» What to work on
Take the entries that follow and return exactly the lines from the one holding "Cost data for Greaves" through the one holding "Fixed operating costs ..... £3,835,600", both included. Nothing else is needed.

» Material for this exercise
+ + + + + + +
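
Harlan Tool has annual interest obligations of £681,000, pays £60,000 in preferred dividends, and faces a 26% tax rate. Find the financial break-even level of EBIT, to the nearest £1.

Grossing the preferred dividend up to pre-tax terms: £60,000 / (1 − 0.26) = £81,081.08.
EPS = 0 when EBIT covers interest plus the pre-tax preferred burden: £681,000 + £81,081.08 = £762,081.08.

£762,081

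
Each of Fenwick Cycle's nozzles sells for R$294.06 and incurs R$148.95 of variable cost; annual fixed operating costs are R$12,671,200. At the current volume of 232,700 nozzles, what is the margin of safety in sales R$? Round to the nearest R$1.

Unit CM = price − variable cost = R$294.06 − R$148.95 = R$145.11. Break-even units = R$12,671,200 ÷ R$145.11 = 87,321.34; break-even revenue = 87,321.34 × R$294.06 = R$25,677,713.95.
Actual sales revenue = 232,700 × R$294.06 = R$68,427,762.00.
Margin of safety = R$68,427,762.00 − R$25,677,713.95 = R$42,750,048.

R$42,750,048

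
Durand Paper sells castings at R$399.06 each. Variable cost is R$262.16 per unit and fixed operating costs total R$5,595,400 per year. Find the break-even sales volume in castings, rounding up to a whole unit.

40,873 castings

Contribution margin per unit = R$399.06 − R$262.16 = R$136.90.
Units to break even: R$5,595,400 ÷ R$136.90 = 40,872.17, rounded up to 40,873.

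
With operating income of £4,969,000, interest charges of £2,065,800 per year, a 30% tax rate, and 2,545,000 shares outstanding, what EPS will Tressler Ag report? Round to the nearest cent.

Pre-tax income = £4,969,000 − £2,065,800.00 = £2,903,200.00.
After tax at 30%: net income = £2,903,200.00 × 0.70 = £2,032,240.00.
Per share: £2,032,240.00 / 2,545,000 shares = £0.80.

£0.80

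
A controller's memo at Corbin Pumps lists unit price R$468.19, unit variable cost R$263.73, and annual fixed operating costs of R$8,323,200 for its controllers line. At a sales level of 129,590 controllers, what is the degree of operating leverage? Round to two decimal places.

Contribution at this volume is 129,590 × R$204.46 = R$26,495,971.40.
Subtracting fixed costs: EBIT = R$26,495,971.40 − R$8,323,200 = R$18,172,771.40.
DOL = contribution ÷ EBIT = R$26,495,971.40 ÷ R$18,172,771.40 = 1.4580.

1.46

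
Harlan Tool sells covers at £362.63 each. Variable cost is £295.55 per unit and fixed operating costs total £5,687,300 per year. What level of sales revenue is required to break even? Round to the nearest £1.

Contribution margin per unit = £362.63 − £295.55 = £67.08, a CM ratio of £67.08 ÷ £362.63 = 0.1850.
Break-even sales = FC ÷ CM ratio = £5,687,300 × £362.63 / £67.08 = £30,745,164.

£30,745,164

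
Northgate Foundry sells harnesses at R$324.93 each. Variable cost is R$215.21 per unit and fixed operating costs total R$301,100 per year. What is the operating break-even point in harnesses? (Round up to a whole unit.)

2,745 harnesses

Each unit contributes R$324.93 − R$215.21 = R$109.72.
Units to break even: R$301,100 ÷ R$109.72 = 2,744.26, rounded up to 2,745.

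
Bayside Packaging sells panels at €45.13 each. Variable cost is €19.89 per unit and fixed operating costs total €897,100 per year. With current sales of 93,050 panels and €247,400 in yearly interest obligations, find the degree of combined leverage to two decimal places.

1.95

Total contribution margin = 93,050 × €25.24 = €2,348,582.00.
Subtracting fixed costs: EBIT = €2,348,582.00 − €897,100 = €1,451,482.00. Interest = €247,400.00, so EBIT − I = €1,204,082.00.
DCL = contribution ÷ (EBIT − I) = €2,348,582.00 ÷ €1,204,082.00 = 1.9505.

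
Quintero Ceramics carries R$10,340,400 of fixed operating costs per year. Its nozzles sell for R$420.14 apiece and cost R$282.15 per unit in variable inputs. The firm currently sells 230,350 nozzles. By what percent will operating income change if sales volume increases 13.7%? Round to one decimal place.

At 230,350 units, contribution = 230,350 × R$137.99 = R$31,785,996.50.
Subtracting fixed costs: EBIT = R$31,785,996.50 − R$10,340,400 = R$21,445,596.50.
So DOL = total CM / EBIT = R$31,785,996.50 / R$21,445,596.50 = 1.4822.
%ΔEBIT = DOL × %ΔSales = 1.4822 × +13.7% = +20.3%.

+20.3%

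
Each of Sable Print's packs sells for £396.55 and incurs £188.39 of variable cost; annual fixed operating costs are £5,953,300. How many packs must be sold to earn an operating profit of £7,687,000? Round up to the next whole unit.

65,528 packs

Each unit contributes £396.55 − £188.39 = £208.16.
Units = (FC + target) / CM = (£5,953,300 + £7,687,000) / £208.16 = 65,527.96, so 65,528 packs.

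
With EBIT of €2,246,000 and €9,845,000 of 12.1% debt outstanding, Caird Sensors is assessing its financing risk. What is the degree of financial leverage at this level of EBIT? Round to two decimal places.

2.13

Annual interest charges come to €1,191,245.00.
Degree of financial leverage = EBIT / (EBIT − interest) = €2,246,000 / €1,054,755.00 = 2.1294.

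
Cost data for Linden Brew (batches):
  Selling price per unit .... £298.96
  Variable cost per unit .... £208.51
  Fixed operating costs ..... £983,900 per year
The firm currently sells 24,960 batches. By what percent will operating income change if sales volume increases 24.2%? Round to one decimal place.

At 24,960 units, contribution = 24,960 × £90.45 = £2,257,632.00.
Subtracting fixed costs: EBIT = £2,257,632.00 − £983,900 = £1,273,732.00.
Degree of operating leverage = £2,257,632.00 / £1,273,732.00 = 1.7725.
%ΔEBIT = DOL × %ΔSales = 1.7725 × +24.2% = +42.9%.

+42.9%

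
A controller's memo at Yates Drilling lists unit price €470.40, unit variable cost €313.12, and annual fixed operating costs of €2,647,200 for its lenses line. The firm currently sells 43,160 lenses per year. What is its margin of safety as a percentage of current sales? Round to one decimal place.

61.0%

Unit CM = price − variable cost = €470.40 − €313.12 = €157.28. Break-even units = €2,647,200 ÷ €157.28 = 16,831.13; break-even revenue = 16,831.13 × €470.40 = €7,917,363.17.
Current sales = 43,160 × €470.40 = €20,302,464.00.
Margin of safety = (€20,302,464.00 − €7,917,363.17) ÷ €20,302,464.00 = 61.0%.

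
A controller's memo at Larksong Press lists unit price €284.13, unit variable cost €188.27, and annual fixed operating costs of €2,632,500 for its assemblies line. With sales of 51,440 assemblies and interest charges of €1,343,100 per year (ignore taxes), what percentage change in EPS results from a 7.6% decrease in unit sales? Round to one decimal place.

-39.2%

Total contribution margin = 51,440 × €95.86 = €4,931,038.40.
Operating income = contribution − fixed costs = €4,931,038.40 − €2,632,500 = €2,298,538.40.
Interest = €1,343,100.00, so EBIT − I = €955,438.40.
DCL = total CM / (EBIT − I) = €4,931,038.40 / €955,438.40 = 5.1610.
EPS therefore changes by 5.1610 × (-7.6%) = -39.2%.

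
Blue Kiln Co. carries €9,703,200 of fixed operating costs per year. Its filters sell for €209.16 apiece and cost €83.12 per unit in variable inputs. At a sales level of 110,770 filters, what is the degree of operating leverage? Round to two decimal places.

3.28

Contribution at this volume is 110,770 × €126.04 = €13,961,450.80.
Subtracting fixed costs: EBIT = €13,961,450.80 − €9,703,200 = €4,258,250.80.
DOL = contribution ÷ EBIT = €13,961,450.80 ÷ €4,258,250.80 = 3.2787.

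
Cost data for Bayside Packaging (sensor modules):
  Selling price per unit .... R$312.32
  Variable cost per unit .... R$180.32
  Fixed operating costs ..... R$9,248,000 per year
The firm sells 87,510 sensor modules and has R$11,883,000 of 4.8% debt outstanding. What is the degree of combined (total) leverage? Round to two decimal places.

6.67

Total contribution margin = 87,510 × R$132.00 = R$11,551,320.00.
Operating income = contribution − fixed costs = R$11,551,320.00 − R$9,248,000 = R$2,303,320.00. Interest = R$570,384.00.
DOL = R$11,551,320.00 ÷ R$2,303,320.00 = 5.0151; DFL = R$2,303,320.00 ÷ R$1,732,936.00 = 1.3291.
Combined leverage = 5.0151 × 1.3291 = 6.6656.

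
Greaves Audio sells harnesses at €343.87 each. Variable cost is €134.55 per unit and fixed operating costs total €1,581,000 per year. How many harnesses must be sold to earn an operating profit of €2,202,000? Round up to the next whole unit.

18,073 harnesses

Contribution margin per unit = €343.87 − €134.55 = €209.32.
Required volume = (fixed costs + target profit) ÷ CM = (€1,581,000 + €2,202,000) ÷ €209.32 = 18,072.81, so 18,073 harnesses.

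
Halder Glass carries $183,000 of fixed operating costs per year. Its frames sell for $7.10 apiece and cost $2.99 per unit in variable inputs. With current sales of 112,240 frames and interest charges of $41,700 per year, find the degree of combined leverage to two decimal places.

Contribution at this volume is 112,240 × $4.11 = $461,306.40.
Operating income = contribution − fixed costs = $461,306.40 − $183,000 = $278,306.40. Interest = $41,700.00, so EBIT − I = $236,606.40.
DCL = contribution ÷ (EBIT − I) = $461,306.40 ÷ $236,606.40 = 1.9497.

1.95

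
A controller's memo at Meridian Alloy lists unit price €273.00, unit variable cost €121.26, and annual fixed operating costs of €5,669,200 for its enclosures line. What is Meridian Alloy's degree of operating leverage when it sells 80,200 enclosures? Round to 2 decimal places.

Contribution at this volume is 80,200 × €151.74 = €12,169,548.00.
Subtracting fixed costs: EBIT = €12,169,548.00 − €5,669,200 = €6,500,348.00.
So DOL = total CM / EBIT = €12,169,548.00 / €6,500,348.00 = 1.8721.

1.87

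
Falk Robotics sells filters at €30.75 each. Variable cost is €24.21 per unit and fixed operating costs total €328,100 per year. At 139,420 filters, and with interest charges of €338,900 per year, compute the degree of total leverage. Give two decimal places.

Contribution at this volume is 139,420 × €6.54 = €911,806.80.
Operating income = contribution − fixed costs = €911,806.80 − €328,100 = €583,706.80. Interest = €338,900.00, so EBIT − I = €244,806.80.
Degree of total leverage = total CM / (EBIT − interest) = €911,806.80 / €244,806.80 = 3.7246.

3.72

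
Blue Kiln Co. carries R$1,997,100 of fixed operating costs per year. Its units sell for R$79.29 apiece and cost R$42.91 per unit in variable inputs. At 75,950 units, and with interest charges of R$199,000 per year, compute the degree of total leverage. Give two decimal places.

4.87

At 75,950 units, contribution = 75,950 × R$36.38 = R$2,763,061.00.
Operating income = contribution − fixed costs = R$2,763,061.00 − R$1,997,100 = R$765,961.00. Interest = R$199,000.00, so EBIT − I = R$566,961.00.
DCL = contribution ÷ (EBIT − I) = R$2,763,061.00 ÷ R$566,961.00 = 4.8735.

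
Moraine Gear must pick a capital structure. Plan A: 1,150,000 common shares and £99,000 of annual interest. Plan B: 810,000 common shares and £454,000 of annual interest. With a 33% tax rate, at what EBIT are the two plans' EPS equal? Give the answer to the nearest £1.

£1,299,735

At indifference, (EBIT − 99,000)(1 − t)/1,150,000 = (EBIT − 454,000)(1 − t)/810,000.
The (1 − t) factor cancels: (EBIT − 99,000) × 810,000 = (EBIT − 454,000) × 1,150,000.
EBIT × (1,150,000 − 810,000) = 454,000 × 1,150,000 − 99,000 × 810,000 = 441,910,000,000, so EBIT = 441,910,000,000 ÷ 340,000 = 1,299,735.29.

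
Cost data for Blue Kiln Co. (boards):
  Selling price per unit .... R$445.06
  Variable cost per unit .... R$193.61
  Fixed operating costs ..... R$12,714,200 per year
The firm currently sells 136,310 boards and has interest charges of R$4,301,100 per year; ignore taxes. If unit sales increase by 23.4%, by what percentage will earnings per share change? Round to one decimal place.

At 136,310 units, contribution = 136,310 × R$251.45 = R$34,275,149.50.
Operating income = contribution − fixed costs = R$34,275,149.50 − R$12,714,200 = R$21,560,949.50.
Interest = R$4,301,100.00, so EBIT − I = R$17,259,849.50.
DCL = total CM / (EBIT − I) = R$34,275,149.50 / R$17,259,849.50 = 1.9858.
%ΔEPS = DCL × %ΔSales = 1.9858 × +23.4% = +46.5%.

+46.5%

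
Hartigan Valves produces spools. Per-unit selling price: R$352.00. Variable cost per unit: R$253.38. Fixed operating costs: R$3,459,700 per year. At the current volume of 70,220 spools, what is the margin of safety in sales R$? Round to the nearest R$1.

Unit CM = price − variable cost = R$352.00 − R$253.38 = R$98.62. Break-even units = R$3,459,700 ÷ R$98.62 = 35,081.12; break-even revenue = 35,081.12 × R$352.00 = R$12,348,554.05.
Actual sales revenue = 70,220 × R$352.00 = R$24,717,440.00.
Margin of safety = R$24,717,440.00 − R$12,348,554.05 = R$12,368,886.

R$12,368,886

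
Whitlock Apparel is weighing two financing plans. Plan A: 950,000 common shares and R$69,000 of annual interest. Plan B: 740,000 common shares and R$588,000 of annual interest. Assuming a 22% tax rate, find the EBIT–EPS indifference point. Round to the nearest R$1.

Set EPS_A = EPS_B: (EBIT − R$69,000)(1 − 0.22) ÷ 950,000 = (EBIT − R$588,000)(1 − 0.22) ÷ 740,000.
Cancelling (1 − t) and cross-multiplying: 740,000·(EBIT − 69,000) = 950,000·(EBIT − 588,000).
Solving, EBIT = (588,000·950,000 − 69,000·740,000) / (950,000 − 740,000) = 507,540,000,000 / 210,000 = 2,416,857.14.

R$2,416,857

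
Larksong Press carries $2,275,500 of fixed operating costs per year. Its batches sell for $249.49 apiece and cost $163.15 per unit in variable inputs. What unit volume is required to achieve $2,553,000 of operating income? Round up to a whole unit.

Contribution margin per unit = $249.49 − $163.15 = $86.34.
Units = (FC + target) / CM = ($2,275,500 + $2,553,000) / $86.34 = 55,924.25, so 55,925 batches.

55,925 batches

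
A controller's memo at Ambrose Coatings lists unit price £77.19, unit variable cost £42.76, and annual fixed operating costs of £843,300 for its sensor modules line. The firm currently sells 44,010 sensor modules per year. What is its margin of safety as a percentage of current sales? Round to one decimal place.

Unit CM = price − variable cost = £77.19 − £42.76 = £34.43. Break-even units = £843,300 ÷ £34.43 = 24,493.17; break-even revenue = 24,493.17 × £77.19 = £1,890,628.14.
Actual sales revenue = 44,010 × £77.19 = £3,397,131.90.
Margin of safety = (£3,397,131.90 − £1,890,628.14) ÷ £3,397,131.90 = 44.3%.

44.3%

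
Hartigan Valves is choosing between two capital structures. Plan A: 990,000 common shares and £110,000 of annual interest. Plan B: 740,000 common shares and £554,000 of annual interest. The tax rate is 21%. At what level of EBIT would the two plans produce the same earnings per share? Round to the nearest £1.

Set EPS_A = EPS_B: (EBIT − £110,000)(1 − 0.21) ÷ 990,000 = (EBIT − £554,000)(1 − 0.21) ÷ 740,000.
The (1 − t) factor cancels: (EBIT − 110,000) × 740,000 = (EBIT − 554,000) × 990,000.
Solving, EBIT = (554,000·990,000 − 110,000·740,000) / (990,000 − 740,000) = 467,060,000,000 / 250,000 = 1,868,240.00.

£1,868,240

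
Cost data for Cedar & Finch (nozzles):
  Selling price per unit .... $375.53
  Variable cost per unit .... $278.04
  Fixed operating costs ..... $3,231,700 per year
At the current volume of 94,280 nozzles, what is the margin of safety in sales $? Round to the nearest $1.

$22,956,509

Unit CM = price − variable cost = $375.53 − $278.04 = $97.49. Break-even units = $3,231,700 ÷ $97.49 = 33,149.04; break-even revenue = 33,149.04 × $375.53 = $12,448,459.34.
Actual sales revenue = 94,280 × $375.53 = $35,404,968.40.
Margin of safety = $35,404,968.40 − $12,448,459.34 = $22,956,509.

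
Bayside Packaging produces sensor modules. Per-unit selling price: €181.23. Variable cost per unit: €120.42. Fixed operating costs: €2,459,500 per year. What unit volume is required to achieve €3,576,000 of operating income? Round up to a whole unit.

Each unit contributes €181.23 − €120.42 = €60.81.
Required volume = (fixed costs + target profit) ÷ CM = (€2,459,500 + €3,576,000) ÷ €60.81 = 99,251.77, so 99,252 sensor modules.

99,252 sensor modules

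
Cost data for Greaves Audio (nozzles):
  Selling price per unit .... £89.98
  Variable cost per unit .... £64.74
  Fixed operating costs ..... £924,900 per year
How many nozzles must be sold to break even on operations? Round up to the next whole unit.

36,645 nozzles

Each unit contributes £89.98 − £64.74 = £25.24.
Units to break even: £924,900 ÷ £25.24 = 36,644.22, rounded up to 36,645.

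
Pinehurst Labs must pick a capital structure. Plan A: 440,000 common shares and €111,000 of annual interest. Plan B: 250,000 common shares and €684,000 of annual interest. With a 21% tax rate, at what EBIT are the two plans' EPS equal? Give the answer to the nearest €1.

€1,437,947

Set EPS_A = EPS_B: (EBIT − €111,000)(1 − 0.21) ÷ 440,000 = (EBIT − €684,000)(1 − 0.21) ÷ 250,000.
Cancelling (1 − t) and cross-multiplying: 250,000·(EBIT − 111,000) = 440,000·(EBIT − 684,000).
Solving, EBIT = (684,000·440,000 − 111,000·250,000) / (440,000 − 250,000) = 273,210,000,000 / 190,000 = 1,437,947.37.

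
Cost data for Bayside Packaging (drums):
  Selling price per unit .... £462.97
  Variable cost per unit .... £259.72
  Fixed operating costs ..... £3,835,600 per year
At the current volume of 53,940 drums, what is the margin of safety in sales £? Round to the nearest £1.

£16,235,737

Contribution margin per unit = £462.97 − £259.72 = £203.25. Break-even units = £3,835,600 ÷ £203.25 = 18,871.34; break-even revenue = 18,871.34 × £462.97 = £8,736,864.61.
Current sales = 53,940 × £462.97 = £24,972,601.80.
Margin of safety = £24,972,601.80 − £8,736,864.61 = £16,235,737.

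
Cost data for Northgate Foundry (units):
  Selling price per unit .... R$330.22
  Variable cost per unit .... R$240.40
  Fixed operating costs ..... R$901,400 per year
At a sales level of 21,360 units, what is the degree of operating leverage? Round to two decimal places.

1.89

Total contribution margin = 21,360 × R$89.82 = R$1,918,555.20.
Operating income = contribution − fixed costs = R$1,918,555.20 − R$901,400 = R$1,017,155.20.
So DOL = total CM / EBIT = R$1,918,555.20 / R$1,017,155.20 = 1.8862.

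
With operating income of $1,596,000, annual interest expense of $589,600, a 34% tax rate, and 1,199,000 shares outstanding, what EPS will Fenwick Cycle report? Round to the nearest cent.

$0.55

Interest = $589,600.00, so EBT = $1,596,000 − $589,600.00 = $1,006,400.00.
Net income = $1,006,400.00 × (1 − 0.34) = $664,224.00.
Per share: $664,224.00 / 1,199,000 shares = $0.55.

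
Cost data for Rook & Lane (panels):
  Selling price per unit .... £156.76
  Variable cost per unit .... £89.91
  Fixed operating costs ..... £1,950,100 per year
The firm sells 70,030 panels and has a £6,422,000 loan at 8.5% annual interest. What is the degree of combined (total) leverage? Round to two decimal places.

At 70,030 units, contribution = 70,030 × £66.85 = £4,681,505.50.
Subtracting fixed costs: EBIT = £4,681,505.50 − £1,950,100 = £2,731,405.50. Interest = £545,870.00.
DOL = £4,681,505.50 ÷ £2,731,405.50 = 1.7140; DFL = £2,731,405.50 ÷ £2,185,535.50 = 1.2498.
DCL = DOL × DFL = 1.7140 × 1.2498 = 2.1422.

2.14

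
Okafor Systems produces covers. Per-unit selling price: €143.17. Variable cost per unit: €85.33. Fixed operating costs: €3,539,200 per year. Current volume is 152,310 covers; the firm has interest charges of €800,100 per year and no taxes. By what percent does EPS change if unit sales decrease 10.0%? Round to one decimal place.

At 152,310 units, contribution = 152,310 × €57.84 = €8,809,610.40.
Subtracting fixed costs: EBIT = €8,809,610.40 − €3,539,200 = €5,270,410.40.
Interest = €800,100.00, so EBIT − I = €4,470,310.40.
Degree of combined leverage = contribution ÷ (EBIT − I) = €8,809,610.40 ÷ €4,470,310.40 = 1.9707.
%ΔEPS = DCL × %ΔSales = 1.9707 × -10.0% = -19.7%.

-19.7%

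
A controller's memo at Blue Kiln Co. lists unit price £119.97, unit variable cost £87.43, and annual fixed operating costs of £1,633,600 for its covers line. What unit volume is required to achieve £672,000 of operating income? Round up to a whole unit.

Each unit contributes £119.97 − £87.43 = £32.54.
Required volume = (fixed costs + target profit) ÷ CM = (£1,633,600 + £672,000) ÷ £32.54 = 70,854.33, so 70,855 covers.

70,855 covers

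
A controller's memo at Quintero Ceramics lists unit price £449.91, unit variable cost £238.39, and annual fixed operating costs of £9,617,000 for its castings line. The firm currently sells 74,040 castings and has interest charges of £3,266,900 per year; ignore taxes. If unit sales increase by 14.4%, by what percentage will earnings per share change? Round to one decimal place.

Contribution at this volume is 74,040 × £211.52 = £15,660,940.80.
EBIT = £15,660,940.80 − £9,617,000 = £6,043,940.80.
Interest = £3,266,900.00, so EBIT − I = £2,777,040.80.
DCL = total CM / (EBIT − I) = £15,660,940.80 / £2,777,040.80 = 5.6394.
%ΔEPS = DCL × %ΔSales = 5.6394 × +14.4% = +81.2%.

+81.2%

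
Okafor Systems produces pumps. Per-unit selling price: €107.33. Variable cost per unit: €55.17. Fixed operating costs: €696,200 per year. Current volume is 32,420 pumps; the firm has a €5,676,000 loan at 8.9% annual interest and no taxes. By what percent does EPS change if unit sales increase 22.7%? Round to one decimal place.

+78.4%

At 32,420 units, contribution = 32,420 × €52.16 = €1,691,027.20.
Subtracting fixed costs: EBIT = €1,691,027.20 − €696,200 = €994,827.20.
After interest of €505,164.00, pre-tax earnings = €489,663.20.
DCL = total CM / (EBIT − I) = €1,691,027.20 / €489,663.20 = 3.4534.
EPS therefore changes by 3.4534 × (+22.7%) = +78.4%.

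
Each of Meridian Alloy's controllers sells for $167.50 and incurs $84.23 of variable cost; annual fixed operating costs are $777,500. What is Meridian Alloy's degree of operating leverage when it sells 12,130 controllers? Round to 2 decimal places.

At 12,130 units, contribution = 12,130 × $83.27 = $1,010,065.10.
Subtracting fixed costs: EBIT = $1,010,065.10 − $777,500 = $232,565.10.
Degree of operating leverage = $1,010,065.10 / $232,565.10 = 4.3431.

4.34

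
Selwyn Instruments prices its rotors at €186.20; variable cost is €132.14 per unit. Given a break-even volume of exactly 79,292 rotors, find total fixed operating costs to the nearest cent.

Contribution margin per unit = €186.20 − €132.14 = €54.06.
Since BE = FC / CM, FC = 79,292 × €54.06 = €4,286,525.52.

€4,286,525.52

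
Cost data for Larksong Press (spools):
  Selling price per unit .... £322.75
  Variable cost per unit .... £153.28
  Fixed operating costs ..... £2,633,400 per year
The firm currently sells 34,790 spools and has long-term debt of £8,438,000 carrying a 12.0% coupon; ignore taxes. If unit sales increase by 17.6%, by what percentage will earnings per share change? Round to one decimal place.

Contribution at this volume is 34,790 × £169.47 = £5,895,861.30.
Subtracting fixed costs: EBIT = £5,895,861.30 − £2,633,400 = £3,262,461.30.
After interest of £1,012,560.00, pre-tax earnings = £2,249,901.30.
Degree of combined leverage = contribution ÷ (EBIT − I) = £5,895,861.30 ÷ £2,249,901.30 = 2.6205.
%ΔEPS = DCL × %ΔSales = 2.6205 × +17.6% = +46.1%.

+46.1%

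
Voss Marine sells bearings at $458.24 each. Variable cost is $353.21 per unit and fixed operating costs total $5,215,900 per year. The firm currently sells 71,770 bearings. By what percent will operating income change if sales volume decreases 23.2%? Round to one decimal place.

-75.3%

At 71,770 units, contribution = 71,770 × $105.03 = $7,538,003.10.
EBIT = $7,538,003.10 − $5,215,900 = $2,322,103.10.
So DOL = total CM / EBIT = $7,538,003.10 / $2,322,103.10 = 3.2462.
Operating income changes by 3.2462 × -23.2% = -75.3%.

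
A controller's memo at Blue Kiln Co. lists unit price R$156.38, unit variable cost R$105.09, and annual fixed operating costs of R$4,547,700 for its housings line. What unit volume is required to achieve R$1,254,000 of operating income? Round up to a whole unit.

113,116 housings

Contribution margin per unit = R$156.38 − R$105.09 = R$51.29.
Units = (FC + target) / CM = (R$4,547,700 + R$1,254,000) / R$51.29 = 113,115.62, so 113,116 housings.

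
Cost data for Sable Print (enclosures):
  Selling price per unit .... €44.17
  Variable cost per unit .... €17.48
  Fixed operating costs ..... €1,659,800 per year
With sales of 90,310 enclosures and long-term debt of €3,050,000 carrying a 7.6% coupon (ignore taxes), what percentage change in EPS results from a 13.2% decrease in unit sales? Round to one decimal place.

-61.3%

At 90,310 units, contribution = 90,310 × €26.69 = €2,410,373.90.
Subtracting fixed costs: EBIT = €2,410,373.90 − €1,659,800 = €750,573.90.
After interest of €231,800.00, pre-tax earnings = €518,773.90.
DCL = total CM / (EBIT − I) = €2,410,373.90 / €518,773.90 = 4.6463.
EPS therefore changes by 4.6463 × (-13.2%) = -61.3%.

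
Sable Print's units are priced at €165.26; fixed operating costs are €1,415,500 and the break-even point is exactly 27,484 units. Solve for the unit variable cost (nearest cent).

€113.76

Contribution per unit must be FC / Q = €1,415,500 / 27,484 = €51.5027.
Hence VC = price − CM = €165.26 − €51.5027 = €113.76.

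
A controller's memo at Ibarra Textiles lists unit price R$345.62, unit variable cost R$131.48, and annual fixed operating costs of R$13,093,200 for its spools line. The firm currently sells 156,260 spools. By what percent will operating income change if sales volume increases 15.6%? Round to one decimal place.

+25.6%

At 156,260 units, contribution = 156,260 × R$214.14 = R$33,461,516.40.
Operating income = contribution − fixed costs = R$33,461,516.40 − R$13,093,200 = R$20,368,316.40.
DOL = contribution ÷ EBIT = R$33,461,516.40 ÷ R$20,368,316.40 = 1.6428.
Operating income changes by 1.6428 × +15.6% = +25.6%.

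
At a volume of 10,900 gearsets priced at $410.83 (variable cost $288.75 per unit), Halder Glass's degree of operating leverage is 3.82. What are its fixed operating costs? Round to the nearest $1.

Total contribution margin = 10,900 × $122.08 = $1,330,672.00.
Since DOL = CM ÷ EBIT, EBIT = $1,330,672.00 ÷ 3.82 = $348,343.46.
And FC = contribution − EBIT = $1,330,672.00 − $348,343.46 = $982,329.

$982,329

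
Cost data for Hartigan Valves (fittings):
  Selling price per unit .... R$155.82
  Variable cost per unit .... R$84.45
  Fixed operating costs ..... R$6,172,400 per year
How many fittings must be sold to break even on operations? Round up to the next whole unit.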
+ + + + + + +
» Completed task
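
Cost data for Greaves Audio (nozzles):
  Selling price per unit .... £89.98
  Variable cost per unit .... £64.74
  Fixed operating costs ..... £924,900 per year
How many nozzles must be sold to break even on operations? Round up to the next whole unit.

36,645 nozzles

Each unit contributes £89.98 − £64.74 = £25.24.
Units to break even: £924,900 ÷ £25.24 = 36,644.22, rounded up to 36,645.

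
Pinehurst Labs must pick a capital structure. Plan A: 440,000 common shares and €111,000 of annual interest. Plan B: 250,000 common shares and €684,000 of annual interest. With a 21% tax rate, at what EBIT are the two plans' EPS equal? Give the answer to the nearest €1.

€1,437,947

Set EPS_A = EPS_B: (EBIT − €111,000)(1 − 0.21) ÷ 440,000 = (EBIT − €684,000)(1 − 0.21) ÷ 250,000.
Cancelling (1 − t) and cross-multiplying: 250,000·(EBIT − 111,000) = 440,000·(EBIT − 684,000).
Solving, EBIT = (684,000·440,000 − 111,000·250,000) / (440,000 − 250,000) = 273,210,000,000 / 190,000 = 1,437,947.37.

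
Cost data for Bayside Packaging (drums):
  Selling price per unit .... £462.97
  Variable cost per unit .... £259.72
  Fixed operating costs ..... £3,835,600 per year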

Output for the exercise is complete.